• [Your task] Exactly the lines from the one that holds "An affine cipher" to the end of the data below: retype these and nothing else.

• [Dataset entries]
——
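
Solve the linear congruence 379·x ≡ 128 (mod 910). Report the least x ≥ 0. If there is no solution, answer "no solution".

142

First find gcd(379, 910):
910 = 2×379 + 152
379 = 2×152 + 75
152 = 2×75 + 2
75 = 37×2 + 1
2 = 2×1 + 0
gcd = 1, so a unique solution mod 910 exists.
Back-substitute for the Bézout coefficients:
1 = 75 − 37·2
1 = −37·152 + 75·75
1 = 75·379 − 187·152
1 = −187·910 + 449·379
So 379·(449) ≡ 1 (mod 910), giving 379⁻¹ ≡ 449.
x ≡ 379⁻¹·128 ≡ 449·128 ≡ 142 (mod 910).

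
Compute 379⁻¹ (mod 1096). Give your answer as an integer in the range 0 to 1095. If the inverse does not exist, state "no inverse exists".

107

Extended Euclidean algorithm:
1096 = 2·379 + 338
379 = 1·338 + 41
338 = 8·41 + 10
41 = 4·10 + 1
10 = 10·1 + 0
gcd = 1, so the inverse exists. Back-substitute:
1 = 41 − 4·10
1 = −4·338 + 33·41
1 = 33·379 − 37·338
1 = −37·1096 + 107·379
So 379·107 ≡ 1 (mod 1096).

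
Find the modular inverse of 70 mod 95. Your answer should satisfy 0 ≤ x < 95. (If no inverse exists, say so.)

no inverse exists

Euclidean algorithm on 95, 70:
95 = 1×70 + 25
70 = 2×25 + 20
25 = 1×20 + 5
20 = 4×5 + 0
gcd(70, 95) = 5 ≠ 1, so 70 has no multiplicative inverse modulo 95.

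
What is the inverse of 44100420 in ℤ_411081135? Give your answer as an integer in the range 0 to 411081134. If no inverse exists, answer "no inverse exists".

no inverse exists

Euclidean algorithm on 411081135, 44100420:
411081135 = 9×44100420 + 14177355
44100420 = 3×14177355 + 1568355
14177355 = 9×1568355 + 62160
1568355 = 25×62160 + 14355
62160 = 4×14355 + 4740
14355 = 3×4740 + 135
4740 = 35×135 + 15
135 = 9×15 + 0
Since gcd = 15 > 1, 44100420 is not a unit mod 411081135.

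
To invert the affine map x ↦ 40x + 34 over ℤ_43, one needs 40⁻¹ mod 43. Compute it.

14

Run Euclid on (43, 40):
43 = 1*40 + 3
40 = 13*3 + 1
3 = 3*1 + 0
Since gcd(40, 43) = 1, back-substitute to write 1 as a combination:
1 = 40 − 13·3
1 = −13·43 + 14·40
So 40·14 ≡ 1 (mod 43).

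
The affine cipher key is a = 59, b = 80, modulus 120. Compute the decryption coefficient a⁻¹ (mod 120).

Run Euclid on (120, 59):
120 = 2*59 + 2
59 = 29*2 + 1
2 = 2*1 + 0
The gcd is 1. Working backward:
1 = 59 − 29·2
1 = −29·120 + 59·59
So 59·59 ≡ 1 (mod 120).

59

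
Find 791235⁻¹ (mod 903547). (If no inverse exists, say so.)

729671

Run Euclid on (903547, 791235):
903547 = 1*791235 + 112312
791235 = 7*112312 + 5051
112312 = 22*5051 + 1190
5051 = 4*1190 + 291
1190 = 4*291 + 26
291 = 11*26 + 5
26 = 5*5 + 1
5 = 5*1 + 0
gcd = 1, so the inverse exists. Back-substitute:
1 = 26 − 5·5
1 = −5·291 + 56·26
1 = 56·1190 − 229·291
1 = −229·5051 + 972·1190
1 = 972·112312 − 21613·5051
1 = −21613·791235 + 152263·112312
1 = 152263·903547 − 173876·791235
Hence 791235⁻¹ ≡ -173876 ≡ 729671 (mod 903547).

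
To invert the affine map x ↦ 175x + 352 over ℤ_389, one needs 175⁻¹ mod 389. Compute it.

gcd(389, 175) by repeated division:
389 = 2·175 + 39
175 = 4·39 + 19
39 = 2·19 + 1
19 = 19·1 + 0
Since gcd(175, 389) = 1, back-substitute to write 1 as a combination:
1 = 39 − 2·19
1 = −2·175 + 9·39
1 = 9·389 − 20·175
Thus 175·(-20) ≡ 1 (mod 389); reducing, -20 mod 389 = 369.

369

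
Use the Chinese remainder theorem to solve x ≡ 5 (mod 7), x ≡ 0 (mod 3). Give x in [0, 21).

12

Write x = 5 + 7·k. Then 7·k ≡ 0 − 5 ≡ 1 (mod 3).
Need 7⁻¹ mod 3. Extended Euclid on (3, 1):
3 = 3·1 + 0
7⁻¹ ≡ 1 (mod 3), so k ≡ 1·1 ≡ 1 (mod 3).
x = 5 + 7·1 = 12.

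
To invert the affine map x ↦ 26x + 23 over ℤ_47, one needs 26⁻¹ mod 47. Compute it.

38

Run Euclid on (47, 26):
47 = 1×26 + 21
26 = 1×21 + 5
21 = 4×5 + 1
5 = 5×1 + 0
Since gcd(26, 47) = 1, back-substitute to write 1 as a combination:
1 = 21 − 4·5
1 = −4·26 + 5·21
1 = 5·47 − 9·26
So 26·(-9) ≡ 1 (mod 47), and -9 ≡ 38 (mod 47).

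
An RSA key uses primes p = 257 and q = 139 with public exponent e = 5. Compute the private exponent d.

21197

φ(n) = (p−1)(q−1) = 256·138 = 35328.
Need d with 5·d ≡ 1 (mod 35328). Apply the extended Euclidean algorithm:
35328 = 7065*5 + 3
5 = 1*3 + 2
3 = 1*2 + 1
2 = 2*1 + 0
Back-substitute:
1 = 3 − 2
1 = −5 + 2·3
1 = 2·35328 − 14131·5
So 5·(-14131) ≡ 1 (mod 35328), hence d ≡ -14131 ≡ 21197 (mod 35328).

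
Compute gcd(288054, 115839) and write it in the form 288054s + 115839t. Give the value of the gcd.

9

Repeated division:
288054 = 2×115839 + 56376
115839 = 2×56376 + 3087
56376 = 18×3087 + 810
3087 = 3×810 + 657
810 = 1×657 + 153
657 = 4×153 + 45
153 = 3×45 + 18
45 = 2×18 + 9
18 = 2×9 + 0
gcd(288054, 115839) = 9.
Working backward:
9 = 45 − 2·18
9 = −2·153 + 7·45
9 = 7·657 − 30·153
9 = −30·810 + 37·657
9 = 37·3087 − 141·810
9 = −141·56376 + 2575·3087
9 = 2575·115839 − 5291·56376
9 = −5291·288054 + 13157·115839
So 9 = (-5291)·288054 + (13157)·115839.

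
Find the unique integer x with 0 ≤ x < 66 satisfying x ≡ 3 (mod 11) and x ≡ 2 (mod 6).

Write x = 3 + 11·k. Then 11·k ≡ 2 − 3 ≡ 5 (mod 6).
Need 11⁻¹ mod 6. Extended Euclid on (6, 5):
6 = 1·5 + 1
5 = 5·1 + 0
Back-substitute:
1 = 6 − 5
11⁻¹ ≡ 5 (mod 6), so k ≡ 5·5 ≡ 1 (mod 6).
x = 3 + 11·1 = 14.

14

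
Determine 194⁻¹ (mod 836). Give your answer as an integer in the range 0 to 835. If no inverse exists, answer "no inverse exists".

no inverse exists

Compute gcd(194, 836):
836 = 4×194 + 60
194 = 3×60 + 14
60 = 4×14 + 4
14 = 3×4 + 2
4 = 2×2 + 0
The gcd is 2, not 1, hence no inverse exists.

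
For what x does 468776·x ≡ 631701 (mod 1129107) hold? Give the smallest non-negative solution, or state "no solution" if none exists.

16710

First find gcd(468776, 1129107):
1129107 = 2·468776 + 191555
468776 = 2·191555 + 85666
191555 = 2·85666 + 20223
85666 = 4·20223 + 4774
20223 = 4·4774 + 1127
4774 = 4·1127 + 266
1127 = 4·266 + 63
266 = 4·63 + 14
63 = 4·14 + 7
14 = 2·7 + 0
gcd = 7 and 7 | 631701, so solutions exist. Divide through by 7: 66968x ≡ 90243 (mod 161301).
Now find 66968⁻¹ mod 161301:
161301 = 2*66968 + 27365
66968 = 2*27365 + 12238
27365 = 2*12238 + 2889
12238 = 4*2889 + 682
2889 = 4*682 + 161
682 = 4*161 + 38
161 = 4*38 + 9
38 = 4*9 + 2
9 = 4*2 + 1
2 = 2*1 + 0
Back-substitute:
1 = 9 − 4·2
1 = −4·38 + 17·9
1 = 17·161 − 72·38
1 = −72·682 + 305·161
1 = 305·2889 − 1292·682
1 = −1292·12238 + 5473·2889
1 = 5473·27365 − 12238·12238
1 = −12238·66968 + 29949·27365
1 = 29949·161301 − 72136·66968
So 66968·(-72136) ≡ 1 (mod 161301), i.e. 66968⁻¹ ≡ 89165.
Then x ≡ 89165·90243 ≡ 16710 (mod 161301); the smallest non-negative solution is x = 16710.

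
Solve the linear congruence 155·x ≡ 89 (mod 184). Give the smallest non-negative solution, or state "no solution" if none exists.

First find gcd(155, 184):
184 = 1*155 + 29
155 = 5*29 + 10
29 = 2*10 + 9
10 = 1*9 + 1
9 = 9*1 + 0
gcd = 1, so a unique solution mod 184 exists.
Back-substitute for the Bézout coefficients:
1 = 10 − 9
1 = −29 + 3·10
1 = 3·155 − 16·29
1 = −16·184 + 19·155
So 155·(19) ≡ 1 (mod 184), giving 155⁻¹ ≡ 19.
x ≡ 155⁻¹·89 ≡ 19·89 ≡ 35 (mod 184).

35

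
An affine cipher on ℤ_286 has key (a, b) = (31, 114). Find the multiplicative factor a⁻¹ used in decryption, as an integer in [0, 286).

Extended Euclidean algorithm:
286 = 9·31 + 7
31 = 4·7 + 3
7 = 2·3 + 1
3 = 3·1 + 0
gcd = 1, so the inverse exists. Back-substitute:
1 = 7 − 2·3
1 = −2·31 + 9·7
1 = 9·286 − 83·31
So 31·(-83) ≡ 1 (mod 286), and -83 ≡ 203 (mod 286).

203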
——
• [Solution for this exercise]
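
An affine cipher on ℤ_286 has key (a, b) = (31, 114). Find the multiplicative factor a⁻¹ used in decryption, as an integer in [0, 286).

Extended Euclidean algorithm:
286 = 9·31 + 7
31 = 4·7 + 3
7 = 2·3 + 1
3 = 3·1 + 0
gcd = 1, so the inverse exists. Back-substitute:
1 = 7 − 2·3
1 = −2·31 + 9·7
1 = 9·286 − 83·31
So 31·(-83) ≡ 1 (mod 286), and -83 ≡ 203 (mod 286).

203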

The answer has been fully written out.